* [Records for this exercise]:
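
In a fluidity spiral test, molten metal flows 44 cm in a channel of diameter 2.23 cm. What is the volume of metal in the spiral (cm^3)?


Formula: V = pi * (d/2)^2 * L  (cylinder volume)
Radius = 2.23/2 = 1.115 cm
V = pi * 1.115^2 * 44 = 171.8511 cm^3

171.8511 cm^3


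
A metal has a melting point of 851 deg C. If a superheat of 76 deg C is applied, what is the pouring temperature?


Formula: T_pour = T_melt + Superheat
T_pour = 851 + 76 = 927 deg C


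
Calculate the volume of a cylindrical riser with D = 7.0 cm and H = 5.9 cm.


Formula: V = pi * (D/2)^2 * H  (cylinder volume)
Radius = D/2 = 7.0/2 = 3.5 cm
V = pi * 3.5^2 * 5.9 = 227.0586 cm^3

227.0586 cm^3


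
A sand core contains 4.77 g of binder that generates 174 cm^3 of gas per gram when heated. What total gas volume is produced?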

* [Exercise goal]:
From the first line through the last, repeat the entries exactly.

* [Answer to the problem]:
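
In a fluidity spiral test, molten metal flows 44 cm in a channel of diameter 2.23 cm. What is the volume of metal in the spiral (cm^3)?


Formula: V = pi * (d/2)^2 * L  (cylinder volume)
Radius = 2.23/2 = 1.115 cm
V = pi * 1.115^2 * 44 = 171.8511 cm^3

171.8511 cm^3


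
A metal has a melting point of 851 deg C. If a superheat of 76 deg C is applied, what is the pouring temperature?


Formula: T_pour = T_melt + Superheat
T_pour = 851 + 76 = 927 deg C


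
Calculate the volume of a cylindrical riser with D = 7.0 cm and H = 5.9 cm.


Formula: V = pi * (D/2)^2 * H  (cylinder volume)
Radius = D/2 = 7.0/2 = 3.5 cm
V = pi * 3.5^2 * 5.9 = 227.0586 cm^3

227.0586 cm^3


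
A sand core contains 4.77 g of binder that generates 174 cm^3 of gas per gram when heated. What total gas volume is produced?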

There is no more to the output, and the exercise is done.